◆ To do:
Somewhere below are a line with "Does any option dominate #5?" and a later line with "We want to minimize cost, power". Output exactly those lines and all lines between them.

[Records excerpted from a collection]
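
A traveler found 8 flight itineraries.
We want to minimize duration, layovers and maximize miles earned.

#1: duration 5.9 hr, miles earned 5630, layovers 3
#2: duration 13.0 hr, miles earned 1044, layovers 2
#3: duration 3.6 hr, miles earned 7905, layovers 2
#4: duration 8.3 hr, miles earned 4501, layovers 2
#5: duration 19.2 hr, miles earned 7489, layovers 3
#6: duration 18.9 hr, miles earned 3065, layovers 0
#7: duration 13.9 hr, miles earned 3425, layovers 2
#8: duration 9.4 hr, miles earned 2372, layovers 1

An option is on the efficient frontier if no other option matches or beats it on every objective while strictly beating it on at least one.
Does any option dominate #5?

#3 vs #5: duration 3.6≤19.2, miles earned 7905≥7489, layovers 2≤3 — #3 is at least as good on every objective and strictly better on at least one, so #3 dominates #5.

Yes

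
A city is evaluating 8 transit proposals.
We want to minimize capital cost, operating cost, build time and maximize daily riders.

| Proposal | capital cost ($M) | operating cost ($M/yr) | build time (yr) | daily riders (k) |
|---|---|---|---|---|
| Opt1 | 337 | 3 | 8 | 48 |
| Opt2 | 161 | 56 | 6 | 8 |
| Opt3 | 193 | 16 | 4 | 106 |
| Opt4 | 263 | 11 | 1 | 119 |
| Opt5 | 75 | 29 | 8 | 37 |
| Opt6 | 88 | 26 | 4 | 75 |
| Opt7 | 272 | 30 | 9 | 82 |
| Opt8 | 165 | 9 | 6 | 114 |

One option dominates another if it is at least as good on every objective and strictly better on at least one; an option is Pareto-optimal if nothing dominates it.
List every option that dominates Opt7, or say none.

Opt3: capital cost 193≤272, operating cost 16≤30, build time 4≤9, daily riders 106≥82 — dominates Opt7.
Opt4: capital cost 263≤272, operating cost 11≤30, build time 1≤9, daily riders 119≥82 — dominates Opt7.
Opt8: capital cost 165≤272, operating cost 9≤30, build time 6≤9, daily riders 114≥82 — dominates Opt7.
Others (Opt1, Opt2, Opt5, Opt6) are each worse than Opt7 on at least one objective.

Opt3, Opt4, Opt8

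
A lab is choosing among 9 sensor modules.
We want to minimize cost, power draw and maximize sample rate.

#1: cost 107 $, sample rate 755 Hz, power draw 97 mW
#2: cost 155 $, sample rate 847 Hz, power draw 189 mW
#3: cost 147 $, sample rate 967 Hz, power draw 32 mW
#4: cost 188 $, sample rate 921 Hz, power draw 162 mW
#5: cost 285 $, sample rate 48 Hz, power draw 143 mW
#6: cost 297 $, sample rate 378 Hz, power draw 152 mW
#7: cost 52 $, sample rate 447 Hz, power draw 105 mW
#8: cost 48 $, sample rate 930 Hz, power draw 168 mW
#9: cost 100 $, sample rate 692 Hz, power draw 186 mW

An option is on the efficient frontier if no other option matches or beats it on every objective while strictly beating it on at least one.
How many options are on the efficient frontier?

#1: not dominated.
#2: dominated by #3 (cost 147≤155, sample rate 967≥847, power draw 32≤189).
#3: not dominated (best sample rate).
#4: dominated by #3 (cost 147≤188, sample rate 967≥921, power draw 32≤162).
#5: dominated by #1 (cost 107≤285, sample rate 755≥48, power draw 97≤143).
#6: dominated by #1 (cost 107≤297, sample rate 755≥378, power draw 97≤152).
#7: not dominated.
#8: not dominated (best cost).
#9: dominated by #8 (cost 48≤100, sample rate 930≥692, power draw 168≤186).
Pareto-optimal: #1, #3, #7, #8 → 4.

4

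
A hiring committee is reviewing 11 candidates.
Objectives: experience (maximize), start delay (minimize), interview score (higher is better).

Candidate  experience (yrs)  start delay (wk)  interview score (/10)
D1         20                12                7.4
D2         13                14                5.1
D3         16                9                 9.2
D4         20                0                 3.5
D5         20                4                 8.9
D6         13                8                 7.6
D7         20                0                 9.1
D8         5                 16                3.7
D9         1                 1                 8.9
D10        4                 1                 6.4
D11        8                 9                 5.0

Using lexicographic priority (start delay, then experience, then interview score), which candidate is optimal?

D7

First minimize start delay: best is 0, kept {D4, D7}.
Then maximize experience: best is 20, kept {D4, D7}.
Then maximize interview score: best is 9.1, kept {D7}.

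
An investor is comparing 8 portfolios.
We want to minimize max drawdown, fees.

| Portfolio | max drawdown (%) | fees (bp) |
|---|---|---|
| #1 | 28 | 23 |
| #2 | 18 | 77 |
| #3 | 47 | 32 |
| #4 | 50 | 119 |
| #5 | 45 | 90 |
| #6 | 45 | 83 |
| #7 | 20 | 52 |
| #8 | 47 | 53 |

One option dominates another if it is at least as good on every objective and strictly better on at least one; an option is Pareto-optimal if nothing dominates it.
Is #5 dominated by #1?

Yes

#1 vs #5: max drawdown 28≤45, fees 23≤90 — #1 is at least as good on every objective with at least one strict improvement.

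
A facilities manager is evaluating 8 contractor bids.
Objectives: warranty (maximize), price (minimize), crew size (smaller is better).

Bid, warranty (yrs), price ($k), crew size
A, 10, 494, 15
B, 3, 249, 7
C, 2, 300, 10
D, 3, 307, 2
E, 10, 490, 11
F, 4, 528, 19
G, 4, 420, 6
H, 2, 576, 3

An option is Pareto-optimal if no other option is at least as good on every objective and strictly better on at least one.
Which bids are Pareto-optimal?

B, D, E, G

A: dominated by E (warranty 10≥10, price 490≤494, crew size 11≤15).
B: not dominated (best price).
C: dominated by B (warranty 3≥2, price 249≤300, crew size 7≤10).
D: not dominated (best crew size).
E: not dominated.
F: dominated by A (warranty 10≥4, price 494≤528, crew size 15≤19).
G: not dominated.
H: dominated by D (warranty 3≥2, price 307≤576, crew size 2≤3).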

◆ Expected answer:
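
Does any option dominate #5?

#3 vs #5: duration 3.6≤19.2, miles earned 7905≥7489, layovers 2≤3 — #3 is at least as good on every objective and strictly better on at least one, so #3 dominates #5.

Yes

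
A city is evaluating 8 transit proposals.
We want to minimize capital cost, operating cost, build time and maximize daily riders.

| Proposal | capital cost ($M) | operating cost ($M/yr) | build time (yr) | daily riders (k) |
|---|---|---|---|---|
| Opt1 | 337 | 3 | 8 | 48 |
| Opt2 | 161 | 56 | 6 | 8 |
| Opt3 | 193 | 16 | 4 | 106 |
| Opt4 | 263 | 11 | 1 | 119 |
| Opt5 | 75 | 29 | 8 | 37 |
| Opt6 | 88 | 26 | 4 | 75 |
| Opt7 | 272 | 30 | 9 | 82 |
| Opt8 | 165 | 9 | 6 | 114 |

One option dominates another if it is at least as good on every objective and strictly better on at least one; an option is Pareto-optimal if nothing dominates it.
List every option that dominates Opt7, or say none.

Opt3: capital cost 193≤272, operating cost 16≤30, build time 4≤9, daily riders 106≥82 — dominates Opt7.
Opt4: capital cost 263≤272, operating cost 11≤30, build time 1≤9, daily riders 119≥82 — dominates Opt7.
Opt8: capital cost 165≤272, operating cost 9≤30, build time 6≤9, daily riders 114≥82 — dominates Opt7.
Others (Opt1, Opt2, Opt5, Opt6) are each worse than Opt7 on at least one objective.

Opt3, Opt4, Opt8

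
A lab is choosing among 9 sensor modules.
We want to minimize cost, power draw and maximize sample rate.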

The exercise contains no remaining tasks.